───── RAW DATA ─────

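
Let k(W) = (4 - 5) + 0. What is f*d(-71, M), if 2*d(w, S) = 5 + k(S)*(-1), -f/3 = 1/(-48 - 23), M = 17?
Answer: 9/71 ≈ 0.12676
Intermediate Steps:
k(W) = -1 (k(W) = -1 + 0 = -1)
f = 3/71 (f = -3/(-48 - 23) = -3/(-71) = -3*(-1/71) = 3/71 ≈ 0.042253)
d(w, S) = 3 (d(w, S) = (5 - 1*(-1))/2 = (5 + 1)/2 = (1/2)*6 = 3)
f*d(-71, M) = (3/71)*3 = 9/71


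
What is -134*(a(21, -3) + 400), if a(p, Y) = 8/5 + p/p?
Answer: -269742/5 ≈ -53948.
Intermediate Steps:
a(p, Y) = 13/5 (a(p, Y) = 8*(⅕) + 1 = 8/5 + 1 = 13/5)
-134*(a(21, -3) + 400) = -134*(13/5 + 400) = -134*2013/5 = -269742/5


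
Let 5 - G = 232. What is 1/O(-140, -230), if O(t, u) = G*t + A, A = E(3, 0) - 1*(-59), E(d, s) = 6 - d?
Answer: 1/31842 ≈ 3.1405e-5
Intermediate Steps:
G = -227 (G = 5 - 1*232 = 5 - 232 = -227)
A = 62 (A = (6 - 1*3) - 1*(-59) = (6 - 3) + 59 = 3 + 59 = 62)
O(t, u) = 62 - 227*t (O(t, u) = -227*t + 62 = 62 - 227*t)
1/O(-140, -230) = 1/(62 - 227*(-140)) = 1/(62 + 31780) = 1/31842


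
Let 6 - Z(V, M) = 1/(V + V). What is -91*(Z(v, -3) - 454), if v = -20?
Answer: 1630629/40 ≈ 40766.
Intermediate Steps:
Z(V, M) = 6 - 1/(2*V) (Z(V, M) = 6 - 1/(V + V) = 6 - 1/(2*V))
-91*(Z(v, -3) - 454) = -91*((6 - 1/2/(-20)) - 454) = -91*((6 - 1/2*(-1/20)) - 454) = -91*((6 + 1/40) - 454) = -91*(241/40 - 454) = -91*(-17919/40) = 1630629/40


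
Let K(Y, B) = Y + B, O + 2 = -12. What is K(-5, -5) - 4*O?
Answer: 46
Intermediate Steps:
O = -14 (O = -2 - 12 = -14)
K(Y, B) = B + Y
K(-5, -5) - 4*O = (-5 - 5) - 4*(-14) = -10 + 56 = 46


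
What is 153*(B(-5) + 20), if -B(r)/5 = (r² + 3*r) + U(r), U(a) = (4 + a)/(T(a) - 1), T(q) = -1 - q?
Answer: -4335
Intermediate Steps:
U(a) = (4 + a)/(-2 - a) (U(a) = (4 + a)/((-1 - a) - 1) = (4 + a)/(-2 - a))
B(r) = -15*r - 5*r² - 5*(-4 - r)/(2 + r) (B(r) = -5*((r² + 3*r) + (-4 - r)/(2 + r)) = -5*(r² + 3*r + (-4 - r)/(2 + r)) = -15*r - 5*r² - 5*(-4 - r)/(2 + r))
153*(B(-5) + 20) = 153*(5*(4 - 1*(-5)³ - 5*(-5) - 5*(-5)²)/(2 - 5) + 20) = 153*(5*(4 - 1*(-125) + 25 - 5*25)/(-3) + 20) = 153*(5*(-⅓)*(4 + 125 + 25 - 125) + 20) = 153*(5*(-⅓)*29 + 20) = 153*(-145/3 + 20) = 153*(-85/3) = -4335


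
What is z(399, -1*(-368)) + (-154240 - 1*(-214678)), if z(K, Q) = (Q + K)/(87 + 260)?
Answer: 20972753/347 ≈ 60440.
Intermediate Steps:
z(K, Q) = K/347 + Q/347 (z(K, Q) = (K + Q)/347 = (K + Q)*(1/347) = K/347 + Q/347)
z(399, -1*(-368)) + (-154240 - 1*(-214678)) = ((1/347)*399 + (-1*(-368))/347) + (-154240 - 1*(-214678)) = (399/347 + (1/347)*368) + (-154240 + 214678) = (399/347 + 368/347) + 60438 = 767/347 + 60438 = 20972753/347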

─────

Would you repeat, exactly and with nothing added, every line from the line containing "Let 6 - Z(V, M)" through the last line of the records above?

### SOLUTION FOR THIS PROBLEM
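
Let 6 - Z(V, M) = 1/(V + V). What is -91*(Z(v, -3) - 454), if v = -20?
Answer: 1630629/40 ≈ 40766.
Intermediate Steps:
Z(V, M) = 6 - 1/(2*V) (Z(V, M) = 6 - 1/(V + V) = 6 - 1/(2*V))
-91*(Z(v, -3) - 454) = -91*((6 - 1/2/(-20)) - 454) = -91*((6 - 1/2*(-1/20)) - 454) = -91*((6 + 1/40) - 454) = -91*(241/40 - 454) = -91*(-17919/40) = 1630629/40


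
Let K(Y, B) = Y + B, O + 2 = -12. What is K(-5, -5) - 4*O?
Answer: 46
Intermediate Steps:
O = -14 (O = -2 - 12 = -14)
K(Y, B) = B + Y
K(-5, -5) - 4*O = (-5 - 5) - 4*(-14) = -10 + 56 = 46


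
What is 153*(B(-5) + 20), if -B(r)/5 = (r² + 3*r) + U(r), U(a) = (4 + a)/(T(a) - 1), T(q) = -1 - q?
Answer: -4335
Intermediate Steps:
U(a) = (4 + a)/(-2 - a) (U(a) = (4 + a)/((-1 - a) - 1) = (4 + a)/(-2 - a))
B(r) = -15*r - 5*r² - 5*(-4 - r)/(2 + r) (B(r) = -5*((r² + 3*r) + (-4 - r)/(2 + r)) = -5*(r² + 3*r + (-4 - r)/(2 + r)) = -15*r - 5*r² - 5*(-4 - r)/(2 + r))
153*(B(-5) + 20) = 153*(5*(4 - 1*(-5)³ - 5*(-5) - 5*(-5)²)/(2 - 5) + 20) = 153*(5*(4 - 1*(-125) + 25 - 5*25)/(-3) + 20) = 153*(5*(-⅓)*(4 + 125 + 25 - 125) + 20) = 153*(5*(-⅓)*29 + 20) = 153*(-145/3 + 20) = 153*(-85/3) = -4335


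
What is z(399, -1*(-368)) + (-154240 - 1*(-214678)), if z(K, Q) = (Q + K)/(87 + 260)?
Answer: 20972753/347 ≈ 60440.
Intermediate Steps:
z(K, Q) = K/347 + Q/347 (z(K, Q) = (K + Q)/347 = (K + Q)*(1/347) = K/347 + Q/347)
z(399, -1*(-368)) + (-154240 - 1*(-214678)) = ((1/347)*399 + (-1*(-368))/347) + (-154240 - 1*(-214678)) = (399/347 + (1/347)*368) + (-154240 + 214678) = (399/347 + 368/347) + 60438 = 767/347 + 60438 = 20972753/347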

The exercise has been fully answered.